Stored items
=== Section Start ===

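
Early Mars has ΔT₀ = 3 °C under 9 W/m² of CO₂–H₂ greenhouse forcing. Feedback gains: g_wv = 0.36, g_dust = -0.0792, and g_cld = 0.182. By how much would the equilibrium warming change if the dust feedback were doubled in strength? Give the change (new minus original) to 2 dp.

Original: g = 0.4628, ΔT = 3/(1−0.4628) = 5.5845 °C.
With doubled dust: g' = 0.3836, ΔT' = 3/(1−0.3836) = 4.8670 °C.
Change = 4.8670 − 5.5845 = -0.72 °C.

-0.72 °C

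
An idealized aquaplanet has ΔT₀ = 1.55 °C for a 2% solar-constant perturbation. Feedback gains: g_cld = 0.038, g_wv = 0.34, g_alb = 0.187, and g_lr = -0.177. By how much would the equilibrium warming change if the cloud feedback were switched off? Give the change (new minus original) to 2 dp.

-0.15 °C

Original: g = 0.388, ΔT = 1.55/(1−0.388) = 2.5327 °C.
Without cloud: g' = 0.35, ΔT' = 1.55/(1−0.35) = 2.3846 °C.
Change = 2.3846 − 2.5327 = -0.15 °C.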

=== Section End ===

(THE TASK)
Restate all of the entries exactly, please.

(TASK RESULT)
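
Early Mars has ΔT₀ = 3 °C under 9 W/m² of CO₂–H₂ greenhouse forcing. Feedback gains: g_wv = 0.36, g_dust = -0.0792, and g_cld = 0.182. By how much would the equilibrium warming change if the dust feedback were doubled in strength? Give the change (new minus original) to 2 dp.

Original: g = 0.4628, ΔT = 3/(1−0.4628) = 5.5845 °C.
With doubled dust: g' = 0.3836, ΔT' = 3/(1−0.3836) = 4.8670 °C.
Change = 4.8670 − 5.5845 = -0.72 °C.

-0.72 °C

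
An idealized aquaplanet has ΔT₀ = 1.55 °C for a 2% solar-constant perturbation. Feedback gains: g_cld = 0.038, g_wv = 0.34, g_alb = 0.187, and g_lr = -0.177. By how much would the equilibrium warming change if the cloud feedback were switched off? Give the change (new minus original) to 2 dp.

-0.15 °C

Original: g = 0.388, ΔT = 1.55/(1−0.388) = 2.5327 °C.
Without cloud: g' = 0.35, ΔT' = 1.55/(1−0.35) = 2.3846 °C.
Change = 2.3846 − 2.5327 = -0.15 °C.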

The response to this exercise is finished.